**Action item**:
Reproduce precisely the lines between the start of the data below and the line with "H has direct", both included.

--------------------------------------------------

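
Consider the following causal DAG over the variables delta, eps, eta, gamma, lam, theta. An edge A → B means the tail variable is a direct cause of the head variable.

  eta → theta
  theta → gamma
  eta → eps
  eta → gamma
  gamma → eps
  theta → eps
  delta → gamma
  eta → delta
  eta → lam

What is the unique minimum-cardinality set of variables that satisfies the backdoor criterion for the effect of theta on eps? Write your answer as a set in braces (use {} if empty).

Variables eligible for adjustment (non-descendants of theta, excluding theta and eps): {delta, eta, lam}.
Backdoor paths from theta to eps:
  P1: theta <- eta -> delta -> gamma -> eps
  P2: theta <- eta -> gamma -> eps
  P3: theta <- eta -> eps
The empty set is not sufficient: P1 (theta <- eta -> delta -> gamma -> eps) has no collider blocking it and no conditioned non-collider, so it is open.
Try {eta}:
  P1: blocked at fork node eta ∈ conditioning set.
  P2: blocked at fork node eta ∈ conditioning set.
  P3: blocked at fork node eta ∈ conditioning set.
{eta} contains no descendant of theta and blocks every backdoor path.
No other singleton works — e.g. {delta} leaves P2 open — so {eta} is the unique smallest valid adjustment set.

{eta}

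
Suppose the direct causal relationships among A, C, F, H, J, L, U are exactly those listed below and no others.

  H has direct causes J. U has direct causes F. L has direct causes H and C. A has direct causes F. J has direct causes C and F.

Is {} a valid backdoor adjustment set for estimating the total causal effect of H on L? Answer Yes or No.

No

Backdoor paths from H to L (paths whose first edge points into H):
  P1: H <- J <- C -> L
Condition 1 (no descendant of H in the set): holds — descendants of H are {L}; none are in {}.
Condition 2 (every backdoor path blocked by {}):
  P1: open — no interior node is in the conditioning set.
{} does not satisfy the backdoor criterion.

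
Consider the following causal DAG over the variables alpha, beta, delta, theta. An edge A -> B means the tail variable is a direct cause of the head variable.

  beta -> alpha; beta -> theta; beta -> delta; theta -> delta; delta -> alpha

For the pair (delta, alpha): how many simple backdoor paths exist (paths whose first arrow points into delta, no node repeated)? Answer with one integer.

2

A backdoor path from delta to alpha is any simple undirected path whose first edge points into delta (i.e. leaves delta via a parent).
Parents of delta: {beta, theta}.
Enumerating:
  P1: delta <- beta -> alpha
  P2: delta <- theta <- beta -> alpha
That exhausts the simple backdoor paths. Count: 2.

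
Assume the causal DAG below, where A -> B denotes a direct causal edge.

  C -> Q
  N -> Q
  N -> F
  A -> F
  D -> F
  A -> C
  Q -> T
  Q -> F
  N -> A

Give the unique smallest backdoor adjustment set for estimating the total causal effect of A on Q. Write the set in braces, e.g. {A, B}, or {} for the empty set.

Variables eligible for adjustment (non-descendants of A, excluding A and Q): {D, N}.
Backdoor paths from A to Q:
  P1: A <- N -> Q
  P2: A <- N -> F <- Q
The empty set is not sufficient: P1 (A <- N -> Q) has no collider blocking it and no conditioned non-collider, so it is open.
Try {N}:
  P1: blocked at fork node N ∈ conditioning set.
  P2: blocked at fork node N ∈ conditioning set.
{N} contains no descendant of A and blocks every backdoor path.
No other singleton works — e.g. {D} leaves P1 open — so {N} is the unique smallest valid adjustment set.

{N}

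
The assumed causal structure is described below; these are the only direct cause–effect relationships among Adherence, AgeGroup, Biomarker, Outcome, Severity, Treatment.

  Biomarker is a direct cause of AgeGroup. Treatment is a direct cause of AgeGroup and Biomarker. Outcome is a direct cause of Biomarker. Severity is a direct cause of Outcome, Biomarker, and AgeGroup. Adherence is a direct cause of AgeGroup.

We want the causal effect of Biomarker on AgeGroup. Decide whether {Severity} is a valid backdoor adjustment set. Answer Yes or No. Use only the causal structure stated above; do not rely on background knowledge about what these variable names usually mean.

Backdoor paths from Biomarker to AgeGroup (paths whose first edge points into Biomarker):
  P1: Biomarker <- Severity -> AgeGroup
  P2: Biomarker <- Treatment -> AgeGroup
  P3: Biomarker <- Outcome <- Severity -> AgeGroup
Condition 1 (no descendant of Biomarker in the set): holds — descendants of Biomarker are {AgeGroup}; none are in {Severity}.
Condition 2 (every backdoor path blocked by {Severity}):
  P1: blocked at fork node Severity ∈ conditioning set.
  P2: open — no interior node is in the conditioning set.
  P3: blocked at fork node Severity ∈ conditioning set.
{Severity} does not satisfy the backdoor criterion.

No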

--------------------------------------------------

**Reply**:
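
Consider the following causal DAG over the variables delta, eps, eta, gamma, lam, theta. An edge A → B means the tail variable is a direct cause of the head variable.

  eta → theta
  theta → gamma
  eta → eps
  eta → gamma
  gamma → eps
  theta → eps
  delta → gamma
  eta → delta
  eta → lam

What is the unique minimum-cardinality set of variables that satisfies the backdoor criterion for the effect of theta on eps? Write your answer as a set in braces (use {} if empty).

Variables eligible for adjustment (non-descendants of theta, excluding theta and eps): {delta, eta, lam}.
Backdoor paths from theta to eps:
  P1: theta <- eta -> delta -> gamma -> eps
  P2: theta <- eta -> gamma -> eps
  P3: theta <- eta -> eps
The empty set is not sufficient: P1 (theta <- eta -> delta -> gamma -> eps) has no collider blocking it and no conditioned non-collider, so it is open.
Try {eta}:
  P1: blocked at fork node eta ∈ conditioning set.
  P2: blocked at fork node eta ∈ conditioning set.
  P3: blocked at fork node eta ∈ conditioning set.
{eta} contains no descendant of theta and blocks every backdoor path.
No other singleton works — e.g. {delta} leaves P2 open — so {eta} is the unique smallest valid adjustment set.

{eta}

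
Suppose the direct causal relationships among A, C, F, H, J, L, U are exactly those listed below and no others.

  H has direct causes J. U has direct causes F. L has direct causes H and C. A has direct causes F. J has direct causes C and F.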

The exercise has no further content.